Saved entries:
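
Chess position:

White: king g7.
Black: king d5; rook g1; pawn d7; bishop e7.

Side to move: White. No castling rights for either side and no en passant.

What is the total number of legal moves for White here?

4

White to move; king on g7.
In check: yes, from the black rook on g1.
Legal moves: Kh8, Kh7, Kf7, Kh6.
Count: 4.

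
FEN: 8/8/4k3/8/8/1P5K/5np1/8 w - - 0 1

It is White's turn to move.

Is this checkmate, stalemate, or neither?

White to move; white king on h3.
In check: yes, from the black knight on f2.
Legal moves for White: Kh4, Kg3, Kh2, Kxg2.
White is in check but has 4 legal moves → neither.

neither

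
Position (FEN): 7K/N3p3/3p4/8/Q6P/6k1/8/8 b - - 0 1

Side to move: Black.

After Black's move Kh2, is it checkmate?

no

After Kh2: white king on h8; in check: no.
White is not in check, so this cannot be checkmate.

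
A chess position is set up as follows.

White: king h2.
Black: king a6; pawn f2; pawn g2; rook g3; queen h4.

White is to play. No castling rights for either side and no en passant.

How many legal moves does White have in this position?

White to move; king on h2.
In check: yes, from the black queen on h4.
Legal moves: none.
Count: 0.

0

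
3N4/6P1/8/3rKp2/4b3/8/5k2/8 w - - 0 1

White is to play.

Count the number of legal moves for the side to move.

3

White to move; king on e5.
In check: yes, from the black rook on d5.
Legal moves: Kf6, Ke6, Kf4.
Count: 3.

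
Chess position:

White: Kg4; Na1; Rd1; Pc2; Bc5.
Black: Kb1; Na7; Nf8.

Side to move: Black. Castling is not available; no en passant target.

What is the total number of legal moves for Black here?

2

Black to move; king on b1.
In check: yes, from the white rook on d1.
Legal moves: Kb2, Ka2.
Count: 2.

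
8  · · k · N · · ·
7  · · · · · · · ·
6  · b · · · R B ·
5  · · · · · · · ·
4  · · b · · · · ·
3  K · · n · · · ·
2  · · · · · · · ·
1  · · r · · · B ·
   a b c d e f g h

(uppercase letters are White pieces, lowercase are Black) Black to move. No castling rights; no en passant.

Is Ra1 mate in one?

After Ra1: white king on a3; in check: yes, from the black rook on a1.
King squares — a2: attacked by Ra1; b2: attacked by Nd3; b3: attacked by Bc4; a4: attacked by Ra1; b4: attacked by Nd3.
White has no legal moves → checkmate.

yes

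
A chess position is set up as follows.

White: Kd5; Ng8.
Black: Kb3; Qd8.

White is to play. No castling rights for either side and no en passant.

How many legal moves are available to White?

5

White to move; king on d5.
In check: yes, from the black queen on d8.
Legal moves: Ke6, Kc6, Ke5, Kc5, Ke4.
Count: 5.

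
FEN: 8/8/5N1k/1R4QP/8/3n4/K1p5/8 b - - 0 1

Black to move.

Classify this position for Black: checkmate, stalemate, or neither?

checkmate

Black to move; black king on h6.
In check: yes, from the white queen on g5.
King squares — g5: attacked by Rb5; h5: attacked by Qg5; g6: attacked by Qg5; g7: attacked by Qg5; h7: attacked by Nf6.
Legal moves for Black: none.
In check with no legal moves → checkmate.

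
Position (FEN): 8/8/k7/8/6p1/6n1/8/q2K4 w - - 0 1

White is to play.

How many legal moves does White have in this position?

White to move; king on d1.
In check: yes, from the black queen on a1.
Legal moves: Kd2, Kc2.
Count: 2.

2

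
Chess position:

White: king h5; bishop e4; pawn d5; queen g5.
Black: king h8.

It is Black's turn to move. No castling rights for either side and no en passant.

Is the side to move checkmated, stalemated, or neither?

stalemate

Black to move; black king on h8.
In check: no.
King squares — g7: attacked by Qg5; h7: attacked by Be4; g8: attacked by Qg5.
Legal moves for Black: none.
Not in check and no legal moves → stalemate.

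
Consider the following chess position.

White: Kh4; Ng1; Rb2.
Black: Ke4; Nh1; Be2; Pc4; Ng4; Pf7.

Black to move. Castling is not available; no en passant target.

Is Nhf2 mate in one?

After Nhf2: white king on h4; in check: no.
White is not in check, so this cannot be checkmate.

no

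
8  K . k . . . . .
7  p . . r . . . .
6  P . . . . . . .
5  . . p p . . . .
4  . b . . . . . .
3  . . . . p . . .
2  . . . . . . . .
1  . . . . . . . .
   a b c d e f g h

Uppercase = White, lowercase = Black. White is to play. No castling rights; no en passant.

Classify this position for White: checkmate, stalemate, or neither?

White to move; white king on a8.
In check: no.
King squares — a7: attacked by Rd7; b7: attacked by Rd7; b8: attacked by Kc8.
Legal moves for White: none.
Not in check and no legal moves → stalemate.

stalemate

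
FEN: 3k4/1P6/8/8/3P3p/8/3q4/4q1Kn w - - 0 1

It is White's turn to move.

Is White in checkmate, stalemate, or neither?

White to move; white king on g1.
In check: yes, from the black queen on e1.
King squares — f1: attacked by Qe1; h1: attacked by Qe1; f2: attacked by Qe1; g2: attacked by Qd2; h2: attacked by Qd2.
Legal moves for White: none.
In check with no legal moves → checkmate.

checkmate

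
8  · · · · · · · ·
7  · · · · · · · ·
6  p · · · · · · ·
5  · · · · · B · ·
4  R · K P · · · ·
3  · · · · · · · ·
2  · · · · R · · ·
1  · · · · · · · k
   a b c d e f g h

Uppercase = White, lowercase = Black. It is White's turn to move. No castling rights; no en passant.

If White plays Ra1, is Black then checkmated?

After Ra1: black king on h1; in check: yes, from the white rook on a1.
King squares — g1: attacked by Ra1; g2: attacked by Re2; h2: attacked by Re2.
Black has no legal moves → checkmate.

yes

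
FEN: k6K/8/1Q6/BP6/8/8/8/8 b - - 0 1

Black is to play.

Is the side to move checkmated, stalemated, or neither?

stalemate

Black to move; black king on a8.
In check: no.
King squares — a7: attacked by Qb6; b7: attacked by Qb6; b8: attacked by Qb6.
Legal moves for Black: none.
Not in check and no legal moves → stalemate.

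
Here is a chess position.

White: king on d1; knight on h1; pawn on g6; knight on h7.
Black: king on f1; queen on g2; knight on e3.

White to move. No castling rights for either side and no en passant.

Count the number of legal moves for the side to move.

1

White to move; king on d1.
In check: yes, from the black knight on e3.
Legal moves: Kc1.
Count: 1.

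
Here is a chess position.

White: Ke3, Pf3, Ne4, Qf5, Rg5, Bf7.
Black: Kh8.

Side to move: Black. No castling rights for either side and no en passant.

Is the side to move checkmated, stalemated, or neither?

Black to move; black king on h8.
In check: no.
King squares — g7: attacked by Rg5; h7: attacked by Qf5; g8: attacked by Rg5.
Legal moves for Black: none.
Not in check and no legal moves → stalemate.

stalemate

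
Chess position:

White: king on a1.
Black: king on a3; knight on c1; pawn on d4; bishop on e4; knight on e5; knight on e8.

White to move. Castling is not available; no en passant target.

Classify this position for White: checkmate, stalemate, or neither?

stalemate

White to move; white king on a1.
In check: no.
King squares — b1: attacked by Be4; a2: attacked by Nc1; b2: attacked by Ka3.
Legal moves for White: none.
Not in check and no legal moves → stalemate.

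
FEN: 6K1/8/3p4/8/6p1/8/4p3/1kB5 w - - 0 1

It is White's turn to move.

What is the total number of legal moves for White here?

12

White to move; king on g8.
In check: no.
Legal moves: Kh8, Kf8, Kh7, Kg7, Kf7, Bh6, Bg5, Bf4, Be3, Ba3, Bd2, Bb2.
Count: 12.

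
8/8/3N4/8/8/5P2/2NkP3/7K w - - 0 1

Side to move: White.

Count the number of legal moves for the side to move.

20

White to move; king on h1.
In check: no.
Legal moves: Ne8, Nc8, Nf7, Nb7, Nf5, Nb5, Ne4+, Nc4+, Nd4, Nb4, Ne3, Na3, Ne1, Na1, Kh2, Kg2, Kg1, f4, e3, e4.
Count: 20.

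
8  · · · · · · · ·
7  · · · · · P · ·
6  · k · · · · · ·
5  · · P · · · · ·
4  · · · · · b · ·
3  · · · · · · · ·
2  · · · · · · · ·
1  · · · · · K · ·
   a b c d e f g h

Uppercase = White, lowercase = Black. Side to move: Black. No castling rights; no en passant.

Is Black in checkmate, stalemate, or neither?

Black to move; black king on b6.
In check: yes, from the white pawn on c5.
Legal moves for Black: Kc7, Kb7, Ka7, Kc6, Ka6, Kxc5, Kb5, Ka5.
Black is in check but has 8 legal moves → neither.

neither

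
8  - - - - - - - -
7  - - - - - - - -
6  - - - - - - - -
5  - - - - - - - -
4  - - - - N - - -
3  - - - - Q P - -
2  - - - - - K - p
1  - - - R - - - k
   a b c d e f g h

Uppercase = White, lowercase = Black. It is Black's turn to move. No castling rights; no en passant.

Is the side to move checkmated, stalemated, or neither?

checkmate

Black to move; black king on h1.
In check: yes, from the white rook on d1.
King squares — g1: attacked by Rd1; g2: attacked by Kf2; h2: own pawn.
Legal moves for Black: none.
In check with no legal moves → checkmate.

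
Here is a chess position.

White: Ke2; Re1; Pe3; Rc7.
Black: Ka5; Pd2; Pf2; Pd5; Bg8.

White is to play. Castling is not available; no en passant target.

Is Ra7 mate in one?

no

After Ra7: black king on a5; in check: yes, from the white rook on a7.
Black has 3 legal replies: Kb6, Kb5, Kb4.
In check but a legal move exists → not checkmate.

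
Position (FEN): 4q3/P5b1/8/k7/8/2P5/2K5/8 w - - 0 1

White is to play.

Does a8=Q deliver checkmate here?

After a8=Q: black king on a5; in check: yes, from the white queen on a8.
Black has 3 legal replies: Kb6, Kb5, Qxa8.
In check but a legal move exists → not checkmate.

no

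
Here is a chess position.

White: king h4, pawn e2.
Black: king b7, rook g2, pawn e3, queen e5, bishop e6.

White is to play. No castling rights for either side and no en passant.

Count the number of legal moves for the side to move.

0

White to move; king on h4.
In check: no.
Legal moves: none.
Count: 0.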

TO DO: Look through the lines above and collect those with the word "lowercase".

RESULT OF THE EXERCISE:
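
(uppercase letters are White pieces, lowercase are Black) Black to move. No castling rights; no en passant.
Uppercase = White, lowercase = Black. White is to play. No castling rights; no en passant.
Uppercase = White, lowercase = Black. It is White's turn to move. No castling rights; no en passant.
Uppercase = White, lowercase = Black. Side to move: Black. No castling rights; no en passant.
Uppercase = White, lowercase = Black. It is Black's turn to move. No castling rights; no en passant.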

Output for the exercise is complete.